WORK TO BE COMPLETED: Give an exact copy of the data that follows.

Dataset entries:
• • • • •

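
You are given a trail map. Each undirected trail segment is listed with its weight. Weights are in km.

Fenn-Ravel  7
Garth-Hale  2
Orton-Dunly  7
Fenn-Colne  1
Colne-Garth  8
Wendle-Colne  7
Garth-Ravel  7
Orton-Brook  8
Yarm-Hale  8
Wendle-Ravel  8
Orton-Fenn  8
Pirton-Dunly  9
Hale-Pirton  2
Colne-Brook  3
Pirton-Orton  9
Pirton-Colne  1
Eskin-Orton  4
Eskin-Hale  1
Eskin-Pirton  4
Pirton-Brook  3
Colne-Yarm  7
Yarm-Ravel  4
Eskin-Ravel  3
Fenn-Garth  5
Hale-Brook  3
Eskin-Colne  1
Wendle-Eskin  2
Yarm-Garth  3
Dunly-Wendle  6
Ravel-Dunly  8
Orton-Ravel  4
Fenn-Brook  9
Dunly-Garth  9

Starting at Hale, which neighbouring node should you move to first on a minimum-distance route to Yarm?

Compare a few routes:
Hale–Eskin–Colne–Yarm: 1+1+7 = 9
Hale–Garth–Yarm: 2+3 = 5
Hale–Yarm: 8 = 8
Hale–Eskin–Ravel–Yarm: 1+3+4 = 8
The minimum is 5 km via Hale–Garth–Yarm.
So from Hale the first move is to Garth.

Garth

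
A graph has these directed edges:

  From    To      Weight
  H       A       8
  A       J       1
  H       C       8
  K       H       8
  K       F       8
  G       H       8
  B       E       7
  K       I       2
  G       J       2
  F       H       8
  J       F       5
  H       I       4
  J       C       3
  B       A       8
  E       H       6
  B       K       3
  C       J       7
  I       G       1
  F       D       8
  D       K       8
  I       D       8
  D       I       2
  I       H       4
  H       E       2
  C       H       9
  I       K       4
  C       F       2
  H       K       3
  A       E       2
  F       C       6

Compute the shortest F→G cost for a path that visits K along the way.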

• • • • •

ANSWER BOX:
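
You are given a trail map. Each undirected trail segment is listed with its weight. Weights are in km.

Fenn-Ravel  7
Garth-Hale  2
Orton-Dunly  7
Fenn-Colne  1
Colne-Garth  8
Wendle-Colne  7
Garth-Ravel  7
Orton-Brook  8
Yarm-Hale  8
Wendle-Ravel  8
Orton-Fenn  8
Pirton-Dunly  9
Hale-Pirton  2
Colne-Brook  3
Pirton-Orton  9
Pirton-Colne  1
Eskin-Orton  4
Eskin-Hale  1
Eskin-Pirton  4
Pirton-Brook  3
Colne-Yarm  7
Yarm-Ravel  4
Eskin-Ravel  3
Fenn-Garth  5
Hale-Brook  3
Eskin-Colne  1
Wendle-Eskin  2
Yarm-Garth  3
Dunly-Wendle  6
Ravel-Dunly  8
Orton-Ravel  4
Fenn-Brook  9
Dunly-Garth  9

Starting at Hale, which neighbouring node should you move to first on a minimum-distance route to Yarm?

Compare a few routes:
Hale–Eskin–Colne–Yarm: 1+1+7 = 9
Hale–Garth–Yarm: 2+3 = 5
Hale–Yarm: 8 = 8
Hale–Eskin–Ravel–Yarm: 1+3+4 = 8
The minimum is 5 km via Hale–Garth–Yarm.
So from Hale the first move is to Garth.

Garth

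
A graph has these directed edges:

  From    To      Weight
  H       A       8
  A       J       1
  H       C       8
  K       H       8
  K       F       8
  G       H       8
  B       E       7
  K       I       2
  G       J       2
  F       H       8
  J       F       5
  H       I       4
  J       C       3
  B       A       8
  E       H       6
  B       K       3
  C       J       7
  I       G       1
  F       D       8
  D       K       8
  I       D       8
  D       I       2
  I       H       4
  H       E       2
  C       H       9
  I       K       4
  C       F       2
  H       K       3
  A       E       2
  F       C       6

Compute the shortest F→G cost for a path that visits K along the way.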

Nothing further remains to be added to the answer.